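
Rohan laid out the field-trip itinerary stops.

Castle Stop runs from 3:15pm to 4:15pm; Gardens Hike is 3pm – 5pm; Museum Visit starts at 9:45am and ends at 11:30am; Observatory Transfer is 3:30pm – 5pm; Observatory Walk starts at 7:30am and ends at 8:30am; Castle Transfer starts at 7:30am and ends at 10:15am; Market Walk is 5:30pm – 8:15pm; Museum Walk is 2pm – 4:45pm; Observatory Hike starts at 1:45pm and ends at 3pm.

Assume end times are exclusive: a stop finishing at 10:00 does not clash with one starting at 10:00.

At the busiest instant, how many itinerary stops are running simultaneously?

4

Sort all start/end points and keep a running count:
7:30am start Castle Transfer → 1
7:30am start Observatory Walk → 2
8:30am end Observatory Walk → 1
9:45am start Museum Visit → 2
10:15am end Castle Transfer → 1
11:30am end Museum Visit → 0
1:45pm start Observatory Hike → 1
2pm start Museum Walk → 2
3pm end Observatory Hike → 1
3pm start Gardens Hike → 2
3:15pm start Castle Stop → 3
3:30pm start Observatory Transfer → 4
4:15pm end Castle Stop → 3
4:45pm end Museum Walk → 2
5pm end Gardens Hike → 1
5pm end Observatory Transfer → 0
5:30pm start Market Walk → 1
8:15pm end Market Walk → 0
Peak is 4, at 3:30pm (Castle Stop, Gardens Hike, Museum Walk, Observatory Transfer).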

------------------------------

**AIM OF THE TASK**
Your task is to transcribe the listing above in full, exactly as given.

**FINISHED EXERCISE**
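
Rohan laid out the field-trip itinerary stops.

Castle Stop runs from 3:15pm to 4:15pm; Gardens Hike is 3pm – 5pm; Museum Visit starts at 9:45am and ends at 11:30am; Observatory Transfer is 3:30pm – 5pm; Observatory Walk starts at 7:30am and ends at 8:30am; Castle Transfer starts at 7:30am and ends at 10:15am; Market Walk is 5:30pm – 8:15pm; Museum Walk is 2pm – 4:45pm; Observatory Hike starts at 1:45pm and ends at 3pm.

Assume end times are exclusive: a stop finishing at 10:00 does not clash with one starting at 10:00.

At the busiest instant, how many itinerary stops are running simultaneously?

4

Sort all start/end points and keep a running count:
7:30am start Castle Transfer → 1
7:30am start Observatory Walk → 2
8:30am end Observatory Walk → 1
9:45am start Museum Visit → 2
10:15am end Castle Transfer → 1
11:30am end Museum Visit → 0
1:45pm start Observatory Hike → 1
2pm start Museum Walk → 2
3pm end Observatory Hike → 1
3pm start Gardens Hike → 2
3:15pm start Castle Stop → 3
3:30pm start Observatory Transfer → 4
4:15pm end Castle Stop → 3
4:45pm end Museum Walk → 2
5pm end Gardens Hike → 1
5pm end Observatory Transfer → 0
5:30pm start Market Walk → 1
8:15pm end Market Walk → 0
Peak is 4, at 3:30pm (Castle Stop, Gardens Hike, Museum Walk, Observatory Transfer).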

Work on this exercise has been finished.